*** Material for the task ***
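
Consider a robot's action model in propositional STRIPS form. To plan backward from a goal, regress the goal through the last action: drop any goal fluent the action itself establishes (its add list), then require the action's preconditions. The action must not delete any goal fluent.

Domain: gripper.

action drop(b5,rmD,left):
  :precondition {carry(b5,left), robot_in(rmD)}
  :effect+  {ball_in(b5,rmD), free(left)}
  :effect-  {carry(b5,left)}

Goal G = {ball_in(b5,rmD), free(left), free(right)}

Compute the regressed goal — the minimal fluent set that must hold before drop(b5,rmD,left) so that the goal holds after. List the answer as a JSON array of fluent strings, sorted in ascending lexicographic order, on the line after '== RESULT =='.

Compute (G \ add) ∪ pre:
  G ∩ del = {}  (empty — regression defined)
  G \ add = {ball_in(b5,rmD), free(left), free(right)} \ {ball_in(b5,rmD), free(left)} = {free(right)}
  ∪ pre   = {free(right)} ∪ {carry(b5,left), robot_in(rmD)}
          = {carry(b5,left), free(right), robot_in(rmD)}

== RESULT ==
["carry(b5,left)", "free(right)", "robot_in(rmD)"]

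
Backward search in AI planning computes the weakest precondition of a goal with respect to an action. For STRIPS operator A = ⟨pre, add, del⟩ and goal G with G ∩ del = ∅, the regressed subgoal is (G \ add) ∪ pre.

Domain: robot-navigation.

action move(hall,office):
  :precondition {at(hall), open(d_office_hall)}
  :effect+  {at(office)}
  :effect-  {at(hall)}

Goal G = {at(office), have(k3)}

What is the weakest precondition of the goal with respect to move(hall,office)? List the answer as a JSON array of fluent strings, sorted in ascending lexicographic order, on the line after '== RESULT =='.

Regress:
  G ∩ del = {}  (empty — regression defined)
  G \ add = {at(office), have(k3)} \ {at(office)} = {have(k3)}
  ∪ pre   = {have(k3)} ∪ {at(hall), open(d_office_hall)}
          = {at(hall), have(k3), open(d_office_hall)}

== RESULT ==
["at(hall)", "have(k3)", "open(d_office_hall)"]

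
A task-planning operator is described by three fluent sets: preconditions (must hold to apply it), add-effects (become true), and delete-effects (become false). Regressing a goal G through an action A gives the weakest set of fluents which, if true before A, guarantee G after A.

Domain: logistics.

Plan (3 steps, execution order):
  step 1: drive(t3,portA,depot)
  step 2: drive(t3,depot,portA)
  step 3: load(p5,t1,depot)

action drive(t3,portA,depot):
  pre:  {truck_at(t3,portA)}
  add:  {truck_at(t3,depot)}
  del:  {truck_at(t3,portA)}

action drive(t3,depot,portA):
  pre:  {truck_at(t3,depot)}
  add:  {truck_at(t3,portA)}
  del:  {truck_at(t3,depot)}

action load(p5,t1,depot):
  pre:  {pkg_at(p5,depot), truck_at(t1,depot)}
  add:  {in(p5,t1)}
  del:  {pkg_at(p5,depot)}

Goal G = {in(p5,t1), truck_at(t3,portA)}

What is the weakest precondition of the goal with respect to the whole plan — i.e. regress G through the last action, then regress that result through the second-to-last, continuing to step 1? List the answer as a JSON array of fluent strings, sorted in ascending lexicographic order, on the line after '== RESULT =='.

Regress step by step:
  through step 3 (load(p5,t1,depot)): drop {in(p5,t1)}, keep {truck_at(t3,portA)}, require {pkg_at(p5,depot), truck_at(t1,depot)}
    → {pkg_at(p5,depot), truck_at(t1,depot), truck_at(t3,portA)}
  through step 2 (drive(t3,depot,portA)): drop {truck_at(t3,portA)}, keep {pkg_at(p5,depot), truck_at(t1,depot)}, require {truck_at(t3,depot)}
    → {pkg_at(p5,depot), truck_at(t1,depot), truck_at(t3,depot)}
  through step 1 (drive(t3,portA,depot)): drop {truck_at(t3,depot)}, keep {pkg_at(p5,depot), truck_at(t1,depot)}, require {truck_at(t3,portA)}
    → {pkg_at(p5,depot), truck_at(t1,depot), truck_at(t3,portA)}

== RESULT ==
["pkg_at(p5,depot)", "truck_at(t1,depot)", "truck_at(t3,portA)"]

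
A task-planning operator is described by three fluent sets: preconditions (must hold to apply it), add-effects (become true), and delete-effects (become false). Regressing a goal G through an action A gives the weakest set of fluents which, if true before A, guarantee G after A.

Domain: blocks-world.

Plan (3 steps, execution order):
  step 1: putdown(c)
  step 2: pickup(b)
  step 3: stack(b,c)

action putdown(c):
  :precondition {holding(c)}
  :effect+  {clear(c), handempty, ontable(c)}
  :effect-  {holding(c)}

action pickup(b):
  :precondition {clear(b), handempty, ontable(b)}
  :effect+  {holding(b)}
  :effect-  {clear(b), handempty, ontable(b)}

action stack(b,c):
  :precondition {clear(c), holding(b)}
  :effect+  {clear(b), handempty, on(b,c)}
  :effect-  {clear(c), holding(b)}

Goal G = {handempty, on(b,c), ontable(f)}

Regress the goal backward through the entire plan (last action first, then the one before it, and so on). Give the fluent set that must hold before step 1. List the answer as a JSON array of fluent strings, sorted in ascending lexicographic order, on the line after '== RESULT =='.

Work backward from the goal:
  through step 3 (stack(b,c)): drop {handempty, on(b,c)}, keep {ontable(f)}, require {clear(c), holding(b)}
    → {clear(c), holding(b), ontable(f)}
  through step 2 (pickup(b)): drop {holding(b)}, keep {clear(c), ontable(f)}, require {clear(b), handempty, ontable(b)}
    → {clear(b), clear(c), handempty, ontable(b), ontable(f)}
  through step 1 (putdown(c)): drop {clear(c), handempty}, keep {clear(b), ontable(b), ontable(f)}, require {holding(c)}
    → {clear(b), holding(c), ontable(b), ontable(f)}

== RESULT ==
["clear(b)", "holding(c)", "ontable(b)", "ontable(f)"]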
*** End of Material for the task ***
*** Material for the task ***
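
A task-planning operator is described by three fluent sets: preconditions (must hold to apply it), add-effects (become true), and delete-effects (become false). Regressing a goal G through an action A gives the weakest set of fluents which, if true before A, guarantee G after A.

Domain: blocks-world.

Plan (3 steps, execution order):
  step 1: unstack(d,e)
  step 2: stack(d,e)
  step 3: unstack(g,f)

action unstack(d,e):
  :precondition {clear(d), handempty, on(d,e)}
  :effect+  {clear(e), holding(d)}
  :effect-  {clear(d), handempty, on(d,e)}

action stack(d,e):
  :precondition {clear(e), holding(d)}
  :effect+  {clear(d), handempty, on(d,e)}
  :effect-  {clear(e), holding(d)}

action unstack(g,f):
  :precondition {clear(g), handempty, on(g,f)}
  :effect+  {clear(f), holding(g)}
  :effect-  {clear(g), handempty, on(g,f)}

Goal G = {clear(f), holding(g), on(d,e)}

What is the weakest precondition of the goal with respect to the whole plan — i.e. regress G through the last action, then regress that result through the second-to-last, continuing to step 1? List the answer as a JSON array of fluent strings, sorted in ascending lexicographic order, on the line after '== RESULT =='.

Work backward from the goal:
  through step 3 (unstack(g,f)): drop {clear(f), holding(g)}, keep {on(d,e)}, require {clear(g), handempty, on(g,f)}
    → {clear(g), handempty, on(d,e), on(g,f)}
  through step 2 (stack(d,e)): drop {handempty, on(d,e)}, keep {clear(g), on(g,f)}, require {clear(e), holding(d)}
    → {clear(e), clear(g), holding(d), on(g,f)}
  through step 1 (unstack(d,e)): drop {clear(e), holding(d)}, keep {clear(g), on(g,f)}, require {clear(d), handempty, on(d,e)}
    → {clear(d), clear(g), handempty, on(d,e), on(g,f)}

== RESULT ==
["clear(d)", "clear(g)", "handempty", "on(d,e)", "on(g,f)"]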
*** End of Material for the task ***
Give the number of lines in the entries above that include the string "Domain". No other output is expected.

5